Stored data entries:
::::::::::
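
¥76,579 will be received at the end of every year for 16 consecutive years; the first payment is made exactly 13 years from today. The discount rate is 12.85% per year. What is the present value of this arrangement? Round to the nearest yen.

¥119,506

Ordinary annuity of 16 payments, first payment at period 13.
Periodic rate r = 0.1285 per year.
The ordinary-annuity PV formula values the stream one period before the first payment (period 12); discount that back 12 periods:
PV₀ = 76,579 × [1 − (1+r)^−16] / r × (1+r)^−12 = ¥119,506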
::::::::::
Goal of the exercise:
Give back all the records above exactly as they were written.

Solution to this problem:
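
¥76,579 will be received at the end of every year for 16 consecutive years; the first payment is made exactly 13 years from today. The discount rate is 12.85% per year. What is the present value of this arrangement? Round to the nearest yen.

¥119,506

Ordinary annuity of 16 payments, first payment at period 13.
Periodic rate r = 0.1285 per year.
The ordinary-annuity PV formula values the stream one period before the first payment (period 12); discount that back 12 periods:
PV₀ = 76,579 × [1 − (1+r)^−16] / r × (1+r)^−12 = ¥119,506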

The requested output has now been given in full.